▸ WHAT THE TASK ASKS
All of the entries below, duplicated exactly, make up the answer.

[Collected data]
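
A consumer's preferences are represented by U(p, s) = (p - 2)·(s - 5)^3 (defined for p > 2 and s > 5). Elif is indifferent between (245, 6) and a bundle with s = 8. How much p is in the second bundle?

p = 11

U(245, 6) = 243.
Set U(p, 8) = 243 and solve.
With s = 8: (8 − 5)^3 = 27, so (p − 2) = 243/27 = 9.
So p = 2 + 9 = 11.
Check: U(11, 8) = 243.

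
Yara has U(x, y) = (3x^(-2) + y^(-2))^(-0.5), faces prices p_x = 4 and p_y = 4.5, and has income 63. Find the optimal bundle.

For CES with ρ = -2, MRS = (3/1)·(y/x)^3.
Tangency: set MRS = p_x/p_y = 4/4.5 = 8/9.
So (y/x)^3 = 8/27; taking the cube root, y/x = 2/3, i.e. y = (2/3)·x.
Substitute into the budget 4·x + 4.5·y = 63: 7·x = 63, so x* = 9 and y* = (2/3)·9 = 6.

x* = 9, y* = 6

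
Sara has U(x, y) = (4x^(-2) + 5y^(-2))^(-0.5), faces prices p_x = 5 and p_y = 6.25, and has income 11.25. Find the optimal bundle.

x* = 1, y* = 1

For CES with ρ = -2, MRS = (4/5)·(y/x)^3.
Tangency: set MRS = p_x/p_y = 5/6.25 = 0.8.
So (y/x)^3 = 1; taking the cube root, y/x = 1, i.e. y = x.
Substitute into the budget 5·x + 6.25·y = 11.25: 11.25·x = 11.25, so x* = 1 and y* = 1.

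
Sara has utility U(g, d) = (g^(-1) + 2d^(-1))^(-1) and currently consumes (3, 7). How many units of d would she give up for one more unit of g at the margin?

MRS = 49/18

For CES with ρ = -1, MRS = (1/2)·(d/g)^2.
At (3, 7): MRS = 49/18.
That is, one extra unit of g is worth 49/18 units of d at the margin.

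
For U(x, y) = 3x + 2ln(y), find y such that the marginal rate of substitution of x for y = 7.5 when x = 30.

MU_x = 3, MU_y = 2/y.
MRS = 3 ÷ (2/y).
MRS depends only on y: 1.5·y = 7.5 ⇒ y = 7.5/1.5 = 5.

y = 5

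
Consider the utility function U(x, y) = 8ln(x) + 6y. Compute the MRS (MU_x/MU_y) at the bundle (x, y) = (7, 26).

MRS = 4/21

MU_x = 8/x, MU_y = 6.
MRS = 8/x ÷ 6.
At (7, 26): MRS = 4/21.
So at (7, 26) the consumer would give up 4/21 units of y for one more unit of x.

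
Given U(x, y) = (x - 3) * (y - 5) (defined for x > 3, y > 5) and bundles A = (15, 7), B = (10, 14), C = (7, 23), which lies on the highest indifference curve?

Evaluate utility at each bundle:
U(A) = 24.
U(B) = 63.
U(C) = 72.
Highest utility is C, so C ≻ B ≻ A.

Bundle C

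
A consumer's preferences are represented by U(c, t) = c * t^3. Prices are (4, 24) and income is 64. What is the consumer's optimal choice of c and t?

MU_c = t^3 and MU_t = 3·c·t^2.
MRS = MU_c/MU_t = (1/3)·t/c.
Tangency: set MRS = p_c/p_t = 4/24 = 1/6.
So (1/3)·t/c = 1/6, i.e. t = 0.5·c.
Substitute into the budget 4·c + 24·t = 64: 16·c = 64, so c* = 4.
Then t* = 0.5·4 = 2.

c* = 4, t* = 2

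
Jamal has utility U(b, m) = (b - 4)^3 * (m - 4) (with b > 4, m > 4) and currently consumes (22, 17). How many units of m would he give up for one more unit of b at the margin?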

▸ WRITTEN REPLY
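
A consumer's preferences are represented by U(p, s) = (p - 2)·(s - 5)^3 (defined for p > 2 and s > 5). Elif is indifferent between (245, 6) and a bundle with s = 8. How much p is in the second bundle?

p = 11

U(245, 6) = 243.
Set U(p, 8) = 243 and solve.
With s = 8: (8 − 5)^3 = 27, so (p − 2) = 243/27 = 9.
So p = 2 + 9 = 11.
Check: U(11, 8) = 243.

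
Yara has U(x, y) = (3x^(-2) + y^(-2))^(-0.5), faces prices p_x = 4 and p_y = 4.5, and has income 63. Find the optimal bundle.

For CES with ρ = -2, MRS = (3/1)·(y/x)^3.
Tangency: set MRS = p_x/p_y = 4/4.5 = 8/9.
So (y/x)^3 = 8/27; taking the cube root, y/x = 2/3, i.e. y = (2/3)·x.
Substitute into the budget 4·x + 4.5·y = 63: 7·x = 63, so x* = 9 and y* = (2/3)·9 = 6.

x* = 9, y* = 6

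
Sara has U(x, y) = (4x^(-2) + 5y^(-2))^(-0.5), faces prices p_x = 5 and p_y = 6.25, and has income 11.25. Find the optimal bundle.

x* = 1, y* = 1

For CES with ρ = -2, MRS = (4/5)·(y/x)^3.
Tangency: set MRS = p_x/p_y = 5/6.25 = 0.8.
So (y/x)^3 = 1; taking the cube root, y/x = 1, i.e. y = x.
Substitute into the budget 5·x + 6.25·y = 11.25: 11.25·x = 11.25, so x* = 1 and y* = 1.

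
Sara has utility U(g, d) = (g^(-1) + 2d^(-1))^(-1) and currently consumes (3, 7). How many units of d would she give up for one more unit of g at the margin?

MRS = 49/18

For CES with ρ = -1, MRS = (1/2)·(d/g)^2.
At (3, 7): MRS = 49/18.
That is, one extra unit of g is worth 49/18 units of d at the margin.

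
For U(x, y) = 3x + 2ln(y), find y such that the marginal rate of substitution of x for y = 7.5 when x = 30.

MU_x = 3, MU_y = 2/y.
MRS = 3 ÷ (2/y).
MRS depends only on y: 1.5·y = 7.5 ⇒ y = 7.5/1.5 = 5.

y = 5

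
Consider the utility function U(x, y) = 8ln(x) + 6y. Compute the MRS (MU_x/MU_y) at the bundle (x, y) = (7, 26).

MRS = 4/21

MU_x = 8/x, MU_y = 6.
MRS = 8/x ÷ 6.
At (7, 26): MRS = 4/21.
So at (7, 26) the consumer would give up 4/21 units of y for one more unit of x.

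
Given U(x, y) = (x - 3) * (y - 5) (defined for x > 3, y > 5) and bundles A = (15, 7), B = (10, 14), C = (7, 23), which lies on the highest indifference curve?

Evaluate utility at each bundle:
U(A) = 24.
U(B) = 63.
U(C) = 72.
Highest utility is C, so C ≻ B ≻ A.

Bundle C

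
A consumer's preferences are represented by U(c, t) = c * t^3. Prices are (4, 24) and income is 64. What is the consumer's optimal choice of c and t?

MU_c = t^3 and MU_t = 3·c·t^2.
MRS = MU_c/MU_t = (1/3)·t/c.
Tangency: set MRS = p_c/p_t = 4/24 = 1/6.
So (1/3)·t/c = 1/6, i.e. t = 0.5·c.
Substitute into the budget 4·c + 24·t = 64: 16·c = 64, so c* = 4.
Then t* = 0.5·4 = 2.

c* = 4, t* = 2

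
Jamal has utility U(b, m) = (b - 4)^3 * (m - 4) (with b > 4, m > 4) and currently consumes (22, 17). How many units of m would he give up for one more unit of b at the margin?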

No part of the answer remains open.